- _INSTRUCTIONS FOR THE TASK_
Every record has to be written out exactly, with no line missing.

Saved entries:
::::
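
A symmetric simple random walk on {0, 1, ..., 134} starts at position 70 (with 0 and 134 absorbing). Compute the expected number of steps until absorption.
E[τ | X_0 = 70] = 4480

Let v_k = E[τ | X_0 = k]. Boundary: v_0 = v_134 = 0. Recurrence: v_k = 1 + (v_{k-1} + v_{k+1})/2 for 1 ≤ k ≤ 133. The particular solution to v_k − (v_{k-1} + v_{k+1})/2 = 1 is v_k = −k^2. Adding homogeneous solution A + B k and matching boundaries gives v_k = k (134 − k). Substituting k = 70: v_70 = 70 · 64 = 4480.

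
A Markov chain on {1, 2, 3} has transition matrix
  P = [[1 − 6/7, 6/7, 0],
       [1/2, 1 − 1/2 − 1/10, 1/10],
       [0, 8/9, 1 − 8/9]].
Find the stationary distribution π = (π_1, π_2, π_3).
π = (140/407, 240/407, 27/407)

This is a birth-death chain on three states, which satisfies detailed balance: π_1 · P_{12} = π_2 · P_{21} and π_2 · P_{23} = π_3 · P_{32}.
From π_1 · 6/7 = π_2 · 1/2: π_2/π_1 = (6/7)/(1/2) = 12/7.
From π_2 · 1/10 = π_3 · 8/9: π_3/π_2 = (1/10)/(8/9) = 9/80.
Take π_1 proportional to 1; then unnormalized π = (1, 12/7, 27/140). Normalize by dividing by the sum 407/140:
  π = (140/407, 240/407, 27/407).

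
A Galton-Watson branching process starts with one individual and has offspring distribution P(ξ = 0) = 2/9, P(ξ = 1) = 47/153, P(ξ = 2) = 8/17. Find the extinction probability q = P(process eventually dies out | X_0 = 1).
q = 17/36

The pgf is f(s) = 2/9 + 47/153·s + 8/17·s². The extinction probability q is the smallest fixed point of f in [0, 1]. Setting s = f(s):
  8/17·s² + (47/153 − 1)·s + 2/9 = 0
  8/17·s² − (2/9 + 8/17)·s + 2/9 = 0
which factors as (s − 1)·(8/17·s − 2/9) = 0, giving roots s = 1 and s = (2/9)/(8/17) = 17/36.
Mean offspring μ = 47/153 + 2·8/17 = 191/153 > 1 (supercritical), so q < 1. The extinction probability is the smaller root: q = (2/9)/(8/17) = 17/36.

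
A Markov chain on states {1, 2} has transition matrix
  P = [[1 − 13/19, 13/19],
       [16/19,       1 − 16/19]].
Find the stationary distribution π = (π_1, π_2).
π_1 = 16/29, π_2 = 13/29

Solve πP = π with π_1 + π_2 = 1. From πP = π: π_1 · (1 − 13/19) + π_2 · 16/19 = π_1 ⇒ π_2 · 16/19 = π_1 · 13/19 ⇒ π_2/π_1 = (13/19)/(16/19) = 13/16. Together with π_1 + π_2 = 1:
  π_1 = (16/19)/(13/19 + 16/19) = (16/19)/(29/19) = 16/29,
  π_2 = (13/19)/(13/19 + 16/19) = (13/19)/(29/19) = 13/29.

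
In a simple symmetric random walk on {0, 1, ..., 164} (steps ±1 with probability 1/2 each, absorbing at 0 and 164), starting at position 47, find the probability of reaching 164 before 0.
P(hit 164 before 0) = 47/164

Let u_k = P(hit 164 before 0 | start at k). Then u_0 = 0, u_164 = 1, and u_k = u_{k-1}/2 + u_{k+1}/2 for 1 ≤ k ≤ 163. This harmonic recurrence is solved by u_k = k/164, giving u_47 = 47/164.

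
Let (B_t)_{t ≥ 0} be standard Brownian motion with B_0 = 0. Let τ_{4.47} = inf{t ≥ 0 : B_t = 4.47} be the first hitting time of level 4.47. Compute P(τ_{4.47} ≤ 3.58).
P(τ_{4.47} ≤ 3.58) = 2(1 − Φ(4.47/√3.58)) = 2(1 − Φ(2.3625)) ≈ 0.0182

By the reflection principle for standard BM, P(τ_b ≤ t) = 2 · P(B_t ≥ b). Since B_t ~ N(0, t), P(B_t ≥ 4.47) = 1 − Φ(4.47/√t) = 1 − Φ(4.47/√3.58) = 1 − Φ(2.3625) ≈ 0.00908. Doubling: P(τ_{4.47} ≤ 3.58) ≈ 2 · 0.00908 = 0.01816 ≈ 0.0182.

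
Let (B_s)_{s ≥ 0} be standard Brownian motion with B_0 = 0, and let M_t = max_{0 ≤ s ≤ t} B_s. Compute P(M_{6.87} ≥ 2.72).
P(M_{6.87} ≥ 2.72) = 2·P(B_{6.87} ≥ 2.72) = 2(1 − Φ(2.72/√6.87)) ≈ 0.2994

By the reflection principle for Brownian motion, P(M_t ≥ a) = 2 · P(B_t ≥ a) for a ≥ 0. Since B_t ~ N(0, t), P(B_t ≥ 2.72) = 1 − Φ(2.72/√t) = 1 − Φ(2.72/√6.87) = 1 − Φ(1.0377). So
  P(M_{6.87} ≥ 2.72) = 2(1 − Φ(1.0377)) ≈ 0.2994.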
::::
- _RESULT FOR THIS TASK_
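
A symmetric simple random walk on {0, 1, ..., 134} starts at position 70 (with 0 and 134 absorbing). Compute the expected number of steps until absorption.
E[τ | X_0 = 70] = 4480

Let v_k = E[τ | X_0 = k]. Boundary: v_0 = v_134 = 0. Recurrence: v_k = 1 + (v_{k-1} + v_{k+1})/2 for 1 ≤ k ≤ 133. The particular solution to v_k − (v_{k-1} + v_{k+1})/2 = 1 is v_k = −k^2. Adding homogeneous solution A + B k and matching boundaries gives v_k = k (134 − k). Substituting k = 70: v_70 = 70 · 64 = 4480.

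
A Markov chain on {1, 2, 3} has transition matrix
  P = [[1 − 6/7, 6/7, 0],
       [1/2, 1 − 1/2 − 1/10, 1/10],
       [0, 8/9, 1 − 8/9]].
Find the stationary distribution π = (π_1, π_2, π_3).
π = (140/407, 240/407, 27/407)

This is a birth-death chain on three states, which satisfies detailed balance: π_1 · P_{12} = π_2 · P_{21} and π_2 · P_{23} = π_3 · P_{32}.
From π_1 · 6/7 = π_2 · 1/2: π_2/π_1 = (6/7)/(1/2) = 12/7.
From π_2 · 1/10 = π_3 · 8/9: π_3/π_2 = (1/10)/(8/9) = 9/80.
Take π_1 proportional to 1; then unnormalized π = (1, 12/7, 27/140). Normalize by dividing by the sum 407/140:
  π = (140/407, 240/407, 27/407).

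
A Galton-Watson branching process starts with one individual and has offspring distribution P(ξ = 0) = 2/9, P(ξ = 1) = 47/153, P(ξ = 2) = 8/17. Find the extinction probability q = P(process eventually dies out | X_0 = 1).
q = 17/36

The pgf is f(s) = 2/9 + 47/153·s + 8/17·s². The extinction probability q is the smallest fixed point of f in [0, 1]. Setting s = f(s):
  8/17·s² + (47/153 − 1)·s + 2/9 = 0
  8/17·s² − (2/9 + 8/17)·s + 2/9 = 0
which factors as (s − 1)·(8/17·s − 2/9) = 0, giving roots s = 1 and s = (2/9)/(8/17) = 17/36.
Mean offspring μ = 47/153 + 2·8/17 = 191/153 > 1 (supercritical), so q < 1. The extinction probability is the smaller root: q = (2/9)/(8/17) = 17/36.

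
A Markov chain on states {1, 2} has transition matrix
  P = [[1 − 13/19, 13/19],
       [16/19,       1 − 16/19]].
Find the stationary distribution π = (π_1, π_2).
π_1 = 16/29, π_2 = 13/29

Solve πP = π with π_1 + π_2 = 1. From πP = π: π_1 · (1 − 13/19) + π_2 · 16/19 = π_1 ⇒ π_2 · 16/19 = π_1 · 13/19 ⇒ π_2/π_1 = (13/19)/(16/19) = 13/16. Together with π_1 + π_2 = 1:
  π_1 = (16/19)/(13/19 + 16/19) = (16/19)/(29/19) = 16/29,
  π_2 = (13/19)/(13/19 + 16/19) = (13/19)/(29/19) = 13/29.

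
In a simple symmetric random walk on {0, 1, ..., 164} (steps ±1 with probability 1/2 each, absorbing at 0 and 164), starting at position 47, find the probability of reaching 164 before 0.
P(hit 164 before 0) = 47/164

Let u_k = P(hit 164 before 0 | start at k). Then u_0 = 0, u_164 = 1, and u_k = u_{k-1}/2 + u_{k+1}/2 for 1 ≤ k ≤ 163. This harmonic recurrence is solved by u_k = k/164, giving u_47 = 47/164.

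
Let (B_t)_{t ≥ 0} be standard Brownian motion with B_0 = 0. Let τ_{4.47} = inf{t ≥ 0 : B_t = 4.47} be the first hitting time of level 4.47. Compute P(τ_{4.47} ≤ 3.58).
P(τ_{4.47} ≤ 3.58) = 2(1 − Φ(4.47/√3.58)) = 2(1 − Φ(2.3625)) ≈ 0.0182

By the reflection principle for standard BM, P(τ_b ≤ t) = 2 · P(B_t ≥ b). Since B_t ~ N(0, t), P(B_t ≥ 4.47) = 1 − Φ(4.47/√t) = 1 − Φ(4.47/√3.58) = 1 − Φ(2.3625) ≈ 0.00908. Doubling: P(τ_{4.47} ≤ 3.58) ≈ 2 · 0.00908 = 0.01816 ≈ 0.0182.

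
Let (B_s)_{s ≥ 0} be standard Brownian motion with B_0 = 0, and let M_t = max_{0 ≤ s ≤ t} B_s. Compute P(M_{6.87} ≥ 2.72).
P(M_{6.87} ≥ 2.72) = 2·P(B_{6.87} ≥ 2.72) = 2(1 − Φ(2.72/√6.87)) ≈ 0.2994

By the reflection principle for Brownian motion, P(M_t ≥ a) = 2 · P(B_t ≥ a) for a ≥ 0. Since B_t ~ N(0, t), P(B_t ≥ 2.72) = 1 − Φ(2.72/√t) = 1 − Φ(2.72/√6.87) = 1 − Φ(1.0377). So
  P(M_{6.87} ≥ 2.72) = 2(1 − Φ(1.0377)) ≈ 0.2994.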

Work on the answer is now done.